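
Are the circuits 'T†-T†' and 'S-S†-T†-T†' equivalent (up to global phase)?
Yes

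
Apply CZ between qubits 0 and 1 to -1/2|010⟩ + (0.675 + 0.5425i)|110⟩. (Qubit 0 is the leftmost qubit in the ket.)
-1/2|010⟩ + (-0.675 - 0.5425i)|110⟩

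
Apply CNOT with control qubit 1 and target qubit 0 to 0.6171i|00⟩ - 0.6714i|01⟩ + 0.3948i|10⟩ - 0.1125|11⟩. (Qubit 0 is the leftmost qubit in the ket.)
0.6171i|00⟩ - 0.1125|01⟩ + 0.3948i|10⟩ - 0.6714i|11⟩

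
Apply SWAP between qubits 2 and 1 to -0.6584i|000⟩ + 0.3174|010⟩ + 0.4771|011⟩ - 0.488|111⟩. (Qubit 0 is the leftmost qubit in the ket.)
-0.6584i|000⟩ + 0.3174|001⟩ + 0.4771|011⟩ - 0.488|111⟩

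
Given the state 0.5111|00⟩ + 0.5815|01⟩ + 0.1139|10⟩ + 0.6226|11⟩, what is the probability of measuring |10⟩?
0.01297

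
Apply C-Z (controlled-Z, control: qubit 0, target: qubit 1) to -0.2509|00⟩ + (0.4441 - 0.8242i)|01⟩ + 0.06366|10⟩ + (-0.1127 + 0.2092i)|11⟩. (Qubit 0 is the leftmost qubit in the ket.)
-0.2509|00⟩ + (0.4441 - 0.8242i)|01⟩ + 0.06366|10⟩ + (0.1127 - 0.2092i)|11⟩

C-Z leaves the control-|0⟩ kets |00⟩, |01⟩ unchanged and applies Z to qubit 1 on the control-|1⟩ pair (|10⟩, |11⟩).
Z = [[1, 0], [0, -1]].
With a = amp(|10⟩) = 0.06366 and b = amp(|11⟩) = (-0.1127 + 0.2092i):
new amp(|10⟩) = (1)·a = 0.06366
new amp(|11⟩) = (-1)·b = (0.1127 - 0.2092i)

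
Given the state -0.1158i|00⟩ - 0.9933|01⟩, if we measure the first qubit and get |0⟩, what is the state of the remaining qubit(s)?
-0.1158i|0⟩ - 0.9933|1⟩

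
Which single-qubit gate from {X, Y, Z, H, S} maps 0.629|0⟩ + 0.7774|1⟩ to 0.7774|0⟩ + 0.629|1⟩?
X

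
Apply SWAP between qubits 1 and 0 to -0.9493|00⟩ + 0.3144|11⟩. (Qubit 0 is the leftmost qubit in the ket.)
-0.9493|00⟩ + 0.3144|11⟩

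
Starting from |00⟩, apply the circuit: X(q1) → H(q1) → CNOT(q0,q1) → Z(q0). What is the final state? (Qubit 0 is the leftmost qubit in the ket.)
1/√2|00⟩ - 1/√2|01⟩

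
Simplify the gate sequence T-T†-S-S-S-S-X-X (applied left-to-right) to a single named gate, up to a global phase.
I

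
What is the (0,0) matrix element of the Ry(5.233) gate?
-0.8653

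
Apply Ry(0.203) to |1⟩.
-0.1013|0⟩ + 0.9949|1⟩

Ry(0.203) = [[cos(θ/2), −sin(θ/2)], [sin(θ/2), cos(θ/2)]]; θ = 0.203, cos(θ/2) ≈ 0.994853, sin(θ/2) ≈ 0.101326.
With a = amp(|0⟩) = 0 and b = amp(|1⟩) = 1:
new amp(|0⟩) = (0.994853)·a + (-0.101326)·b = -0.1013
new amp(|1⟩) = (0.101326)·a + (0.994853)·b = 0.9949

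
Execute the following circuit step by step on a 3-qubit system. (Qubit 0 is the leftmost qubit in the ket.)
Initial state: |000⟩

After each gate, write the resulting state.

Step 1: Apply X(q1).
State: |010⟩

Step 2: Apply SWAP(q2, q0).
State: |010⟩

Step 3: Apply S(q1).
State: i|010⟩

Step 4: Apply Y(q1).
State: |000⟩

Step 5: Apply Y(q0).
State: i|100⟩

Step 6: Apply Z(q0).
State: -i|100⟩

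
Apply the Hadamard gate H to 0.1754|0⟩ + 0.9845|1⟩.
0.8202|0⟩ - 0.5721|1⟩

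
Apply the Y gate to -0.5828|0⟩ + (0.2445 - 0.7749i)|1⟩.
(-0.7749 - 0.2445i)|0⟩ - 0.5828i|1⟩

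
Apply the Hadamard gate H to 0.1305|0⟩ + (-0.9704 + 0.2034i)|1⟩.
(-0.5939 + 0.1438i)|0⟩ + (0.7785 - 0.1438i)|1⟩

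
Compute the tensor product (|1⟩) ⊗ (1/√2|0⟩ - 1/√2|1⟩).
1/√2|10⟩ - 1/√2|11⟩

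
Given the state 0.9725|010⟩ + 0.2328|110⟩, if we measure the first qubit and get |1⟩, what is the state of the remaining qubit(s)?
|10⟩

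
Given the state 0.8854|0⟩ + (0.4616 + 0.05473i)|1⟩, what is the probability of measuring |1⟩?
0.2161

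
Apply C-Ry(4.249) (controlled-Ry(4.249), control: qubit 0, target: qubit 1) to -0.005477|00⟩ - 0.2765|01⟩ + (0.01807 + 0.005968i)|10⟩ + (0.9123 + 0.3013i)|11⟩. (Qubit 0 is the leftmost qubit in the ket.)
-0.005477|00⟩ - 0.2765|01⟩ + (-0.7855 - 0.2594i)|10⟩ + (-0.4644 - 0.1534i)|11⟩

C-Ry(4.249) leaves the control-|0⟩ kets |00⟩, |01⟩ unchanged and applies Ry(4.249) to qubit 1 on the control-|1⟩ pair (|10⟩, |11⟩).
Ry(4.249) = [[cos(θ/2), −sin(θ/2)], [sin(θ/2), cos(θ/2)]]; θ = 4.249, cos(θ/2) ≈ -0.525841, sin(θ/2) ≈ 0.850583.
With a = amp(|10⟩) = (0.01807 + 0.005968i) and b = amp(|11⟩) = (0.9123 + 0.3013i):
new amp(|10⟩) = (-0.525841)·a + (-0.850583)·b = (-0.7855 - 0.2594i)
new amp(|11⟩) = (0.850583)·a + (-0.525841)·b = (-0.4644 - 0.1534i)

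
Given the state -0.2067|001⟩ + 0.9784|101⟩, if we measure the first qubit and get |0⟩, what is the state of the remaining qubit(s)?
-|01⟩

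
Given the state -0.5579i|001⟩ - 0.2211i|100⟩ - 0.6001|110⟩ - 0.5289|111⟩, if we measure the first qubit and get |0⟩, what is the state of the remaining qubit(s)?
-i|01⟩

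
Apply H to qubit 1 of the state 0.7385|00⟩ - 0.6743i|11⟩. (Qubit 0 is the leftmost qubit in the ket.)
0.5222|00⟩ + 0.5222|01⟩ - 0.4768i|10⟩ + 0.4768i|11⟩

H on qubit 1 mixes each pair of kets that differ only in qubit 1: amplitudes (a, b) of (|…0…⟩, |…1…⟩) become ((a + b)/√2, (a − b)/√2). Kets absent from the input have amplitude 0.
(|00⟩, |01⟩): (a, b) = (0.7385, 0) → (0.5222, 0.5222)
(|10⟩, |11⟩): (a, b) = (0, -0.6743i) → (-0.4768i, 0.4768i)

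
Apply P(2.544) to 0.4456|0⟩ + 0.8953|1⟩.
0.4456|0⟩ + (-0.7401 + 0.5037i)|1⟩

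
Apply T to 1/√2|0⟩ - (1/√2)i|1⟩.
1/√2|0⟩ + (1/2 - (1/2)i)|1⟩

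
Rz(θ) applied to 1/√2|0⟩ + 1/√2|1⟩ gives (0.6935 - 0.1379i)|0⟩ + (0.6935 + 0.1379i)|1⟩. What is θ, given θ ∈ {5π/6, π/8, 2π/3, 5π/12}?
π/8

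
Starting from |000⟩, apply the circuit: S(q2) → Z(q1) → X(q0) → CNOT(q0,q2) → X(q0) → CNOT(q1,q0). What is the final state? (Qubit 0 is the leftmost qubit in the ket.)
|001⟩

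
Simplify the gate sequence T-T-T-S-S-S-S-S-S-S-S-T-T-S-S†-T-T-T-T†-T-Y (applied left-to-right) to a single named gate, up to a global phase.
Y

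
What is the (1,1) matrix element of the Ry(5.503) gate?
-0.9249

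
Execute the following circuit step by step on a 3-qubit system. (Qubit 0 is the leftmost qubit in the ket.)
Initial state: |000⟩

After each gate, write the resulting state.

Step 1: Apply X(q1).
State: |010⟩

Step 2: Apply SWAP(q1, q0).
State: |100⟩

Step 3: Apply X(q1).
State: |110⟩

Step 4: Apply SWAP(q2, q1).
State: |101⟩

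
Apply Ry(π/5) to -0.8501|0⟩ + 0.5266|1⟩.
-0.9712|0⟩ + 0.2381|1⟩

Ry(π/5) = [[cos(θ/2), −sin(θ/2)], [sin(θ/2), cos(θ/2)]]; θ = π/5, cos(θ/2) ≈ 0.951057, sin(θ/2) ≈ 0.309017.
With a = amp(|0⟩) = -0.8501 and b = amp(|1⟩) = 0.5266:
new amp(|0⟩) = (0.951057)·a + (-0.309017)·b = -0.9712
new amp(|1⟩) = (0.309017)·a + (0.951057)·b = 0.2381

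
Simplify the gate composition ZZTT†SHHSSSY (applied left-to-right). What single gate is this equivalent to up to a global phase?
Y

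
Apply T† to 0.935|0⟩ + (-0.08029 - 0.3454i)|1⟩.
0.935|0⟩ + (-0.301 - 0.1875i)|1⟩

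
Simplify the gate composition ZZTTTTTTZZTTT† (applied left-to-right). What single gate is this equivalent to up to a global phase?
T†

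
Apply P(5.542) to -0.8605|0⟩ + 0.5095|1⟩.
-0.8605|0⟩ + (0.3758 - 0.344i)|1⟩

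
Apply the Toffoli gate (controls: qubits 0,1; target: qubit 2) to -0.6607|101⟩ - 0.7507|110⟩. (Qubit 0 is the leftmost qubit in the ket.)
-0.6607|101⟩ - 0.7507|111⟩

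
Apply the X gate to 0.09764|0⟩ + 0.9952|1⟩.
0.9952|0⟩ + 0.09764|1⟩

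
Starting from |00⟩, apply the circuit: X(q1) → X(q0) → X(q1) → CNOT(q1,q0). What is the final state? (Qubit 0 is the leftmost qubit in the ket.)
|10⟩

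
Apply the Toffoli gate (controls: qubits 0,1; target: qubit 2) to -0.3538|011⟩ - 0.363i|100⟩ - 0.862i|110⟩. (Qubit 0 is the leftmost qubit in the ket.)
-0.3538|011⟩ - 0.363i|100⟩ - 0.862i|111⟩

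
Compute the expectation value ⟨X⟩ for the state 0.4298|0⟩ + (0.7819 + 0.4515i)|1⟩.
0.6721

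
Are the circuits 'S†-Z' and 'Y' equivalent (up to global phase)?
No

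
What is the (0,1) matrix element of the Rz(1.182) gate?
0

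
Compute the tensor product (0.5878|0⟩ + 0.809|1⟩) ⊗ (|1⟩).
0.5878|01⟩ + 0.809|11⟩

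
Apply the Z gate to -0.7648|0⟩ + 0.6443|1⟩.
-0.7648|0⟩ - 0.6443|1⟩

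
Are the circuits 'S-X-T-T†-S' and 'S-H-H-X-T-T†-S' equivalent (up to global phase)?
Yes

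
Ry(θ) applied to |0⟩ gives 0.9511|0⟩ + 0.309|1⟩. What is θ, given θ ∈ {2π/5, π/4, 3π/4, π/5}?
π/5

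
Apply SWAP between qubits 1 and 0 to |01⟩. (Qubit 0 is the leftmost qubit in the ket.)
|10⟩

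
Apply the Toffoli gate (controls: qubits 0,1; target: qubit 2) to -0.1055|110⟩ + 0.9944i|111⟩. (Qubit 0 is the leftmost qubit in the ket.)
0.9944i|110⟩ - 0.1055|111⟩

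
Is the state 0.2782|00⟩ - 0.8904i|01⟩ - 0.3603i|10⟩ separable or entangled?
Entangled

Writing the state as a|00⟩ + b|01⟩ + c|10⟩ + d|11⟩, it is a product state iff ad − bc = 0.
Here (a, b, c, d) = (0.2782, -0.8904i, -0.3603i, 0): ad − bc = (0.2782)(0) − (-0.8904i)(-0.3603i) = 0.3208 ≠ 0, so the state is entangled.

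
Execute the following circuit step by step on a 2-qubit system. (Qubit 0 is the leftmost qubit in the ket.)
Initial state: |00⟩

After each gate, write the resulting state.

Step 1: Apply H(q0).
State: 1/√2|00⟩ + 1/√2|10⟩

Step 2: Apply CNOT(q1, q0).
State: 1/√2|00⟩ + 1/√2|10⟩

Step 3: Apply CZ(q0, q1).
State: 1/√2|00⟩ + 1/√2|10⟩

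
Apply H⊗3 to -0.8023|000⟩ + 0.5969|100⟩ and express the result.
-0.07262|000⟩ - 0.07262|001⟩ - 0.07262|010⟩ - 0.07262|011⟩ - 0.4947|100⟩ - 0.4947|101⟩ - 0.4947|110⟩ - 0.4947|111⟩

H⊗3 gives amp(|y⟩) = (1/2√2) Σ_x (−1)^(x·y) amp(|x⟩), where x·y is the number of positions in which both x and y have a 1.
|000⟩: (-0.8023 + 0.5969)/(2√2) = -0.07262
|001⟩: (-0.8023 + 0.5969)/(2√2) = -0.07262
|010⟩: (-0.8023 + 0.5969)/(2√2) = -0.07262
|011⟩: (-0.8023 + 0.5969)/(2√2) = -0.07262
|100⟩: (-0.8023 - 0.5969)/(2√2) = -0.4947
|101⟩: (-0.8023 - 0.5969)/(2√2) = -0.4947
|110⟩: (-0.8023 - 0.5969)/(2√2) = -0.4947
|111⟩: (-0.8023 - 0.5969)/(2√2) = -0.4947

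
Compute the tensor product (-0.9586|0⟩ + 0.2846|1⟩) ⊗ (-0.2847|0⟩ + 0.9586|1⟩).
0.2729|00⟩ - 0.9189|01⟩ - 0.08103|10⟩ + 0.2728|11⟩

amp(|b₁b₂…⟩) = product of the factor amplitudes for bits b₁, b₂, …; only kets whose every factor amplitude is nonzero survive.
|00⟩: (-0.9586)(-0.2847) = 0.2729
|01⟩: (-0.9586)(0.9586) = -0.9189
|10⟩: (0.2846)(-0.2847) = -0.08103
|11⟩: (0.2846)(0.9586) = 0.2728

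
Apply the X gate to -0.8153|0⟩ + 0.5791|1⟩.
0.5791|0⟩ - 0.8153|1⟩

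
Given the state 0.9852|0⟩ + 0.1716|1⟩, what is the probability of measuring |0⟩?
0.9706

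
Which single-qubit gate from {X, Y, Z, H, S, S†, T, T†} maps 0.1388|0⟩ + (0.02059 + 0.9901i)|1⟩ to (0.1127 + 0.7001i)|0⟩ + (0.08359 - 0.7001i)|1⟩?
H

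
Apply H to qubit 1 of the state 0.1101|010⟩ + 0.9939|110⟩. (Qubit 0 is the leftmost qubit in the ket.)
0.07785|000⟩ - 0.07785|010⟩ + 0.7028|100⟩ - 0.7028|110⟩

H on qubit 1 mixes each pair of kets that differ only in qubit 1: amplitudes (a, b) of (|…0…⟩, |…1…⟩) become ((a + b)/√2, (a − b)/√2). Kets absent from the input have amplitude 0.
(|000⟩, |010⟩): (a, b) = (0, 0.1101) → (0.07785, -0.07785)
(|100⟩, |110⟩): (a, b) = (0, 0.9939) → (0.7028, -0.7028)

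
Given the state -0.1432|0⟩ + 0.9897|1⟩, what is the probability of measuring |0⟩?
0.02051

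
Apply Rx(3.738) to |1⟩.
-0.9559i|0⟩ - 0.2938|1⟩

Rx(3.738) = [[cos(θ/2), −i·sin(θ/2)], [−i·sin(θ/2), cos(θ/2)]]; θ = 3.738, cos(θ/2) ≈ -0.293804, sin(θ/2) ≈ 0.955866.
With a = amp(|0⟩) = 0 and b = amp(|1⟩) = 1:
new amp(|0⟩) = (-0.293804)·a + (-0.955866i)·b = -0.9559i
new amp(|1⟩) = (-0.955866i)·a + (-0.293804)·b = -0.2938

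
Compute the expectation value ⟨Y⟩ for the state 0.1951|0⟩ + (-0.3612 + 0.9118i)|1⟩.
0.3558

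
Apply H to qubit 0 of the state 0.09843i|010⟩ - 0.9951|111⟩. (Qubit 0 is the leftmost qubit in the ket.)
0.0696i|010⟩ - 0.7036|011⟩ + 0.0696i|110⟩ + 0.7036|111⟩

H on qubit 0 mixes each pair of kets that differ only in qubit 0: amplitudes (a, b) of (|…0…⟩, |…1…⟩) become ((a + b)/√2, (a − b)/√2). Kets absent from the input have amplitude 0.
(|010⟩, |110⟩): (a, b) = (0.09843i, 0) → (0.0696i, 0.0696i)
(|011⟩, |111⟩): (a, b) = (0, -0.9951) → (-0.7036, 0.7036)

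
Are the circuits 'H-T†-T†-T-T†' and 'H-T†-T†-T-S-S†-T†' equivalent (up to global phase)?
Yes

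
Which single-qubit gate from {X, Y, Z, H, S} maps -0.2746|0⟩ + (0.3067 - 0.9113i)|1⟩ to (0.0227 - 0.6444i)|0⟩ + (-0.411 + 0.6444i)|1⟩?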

### EXERCISE
The assignment is to restate, word for word, each line from the one containing "Apply Rx(3.738) to |1⟩." through the final line of the material above.

### REPLY
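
Apply Rx(3.738) to |1⟩.
-0.9559i|0⟩ - 0.2938|1⟩

Rx(3.738) = [[cos(θ/2), −i·sin(θ/2)], [−i·sin(θ/2), cos(θ/2)]]; θ = 3.738, cos(θ/2) ≈ -0.293804, sin(θ/2) ≈ 0.955866.
With a = amp(|0⟩) = 0 and b = amp(|1⟩) = 1:
new amp(|0⟩) = (-0.293804)·a + (-0.955866i)·b = -0.9559i
new amp(|1⟩) = (-0.955866i)·a + (-0.293804)·b = -0.2938

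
Compute the expectation value ⟨Y⟩ for the state 0.1951|0⟩ + (-0.3612 + 0.9118i)|1⟩.
0.3558

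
Apply H to qubit 0 of the state 0.09843i|010⟩ - 0.9951|111⟩. (Qubit 0 is the leftmost qubit in the ket.)
0.0696i|010⟩ - 0.7036|011⟩ + 0.0696i|110⟩ + 0.7036|111⟩

H on qubit 0 mixes each pair of kets that differ only in qubit 0: amplitudes (a, b) of (|…0…⟩, |…1…⟩) become ((a + b)/√2, (a − b)/√2). Kets absent from the input have amplitude 0.
(|010⟩, |110⟩): (a, b) = (0.09843i, 0) → (0.0696i, 0.0696i)
(|011⟩, |111⟩): (a, b) = (0, -0.9951) → (-0.7036, 0.7036)

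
Are the circuits 'H-T†-T†-T-T†' and 'H-T†-T†-T-S-S†-T†' equivalent (up to global phase)?
Yes

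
Which single-qubit gate from {X, Y, Z, H, S} maps -0.2746|0⟩ + (0.3067 - 0.9113i)|1⟩ to (0.0227 - 0.6444i)|0⟩ + (-0.411 + 0.6444i)|1⟩?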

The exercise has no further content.